• [WHAT THIS TASK INVOLVES]: Transcribe the records below exactly as they appear.

• [GIVEN RECORDS]:
--*--
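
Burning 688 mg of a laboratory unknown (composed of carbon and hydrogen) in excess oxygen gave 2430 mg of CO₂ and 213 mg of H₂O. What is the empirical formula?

C7H3

mol C = 2.43 g CO₂ ÷ 44.009 g/mol = 0.05522 mol
mol H = 2 × 0.213 g H₂O ÷ 18.015 g/mol = 0.02365 mol
Divide by the smallest (0.02365 mol): C 2.335, H 1.000
Multiplying each by 3 gives whole numbers: C 7.01, H 3.00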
--*--
• [RESULT OF THIS EXERCISE]:
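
Burning 688 mg of a laboratory unknown (composed of carbon and hydrogen) in excess oxygen gave 2430 mg of CO₂ and 213 mg of H₂O. What is the empirical formula?

C7H3

mol C = 2.43 g CO₂ ÷ 44.009 g/mol = 0.05522 mol
mol H = 2 × 0.213 g H₂O ÷ 18.015 g/mol = 0.02365 mol
Divide by the smallest (0.02365 mol): C 2.335, H 1.000
Multiplying each by 3 gives whole numbers: C 7.01, H 3.00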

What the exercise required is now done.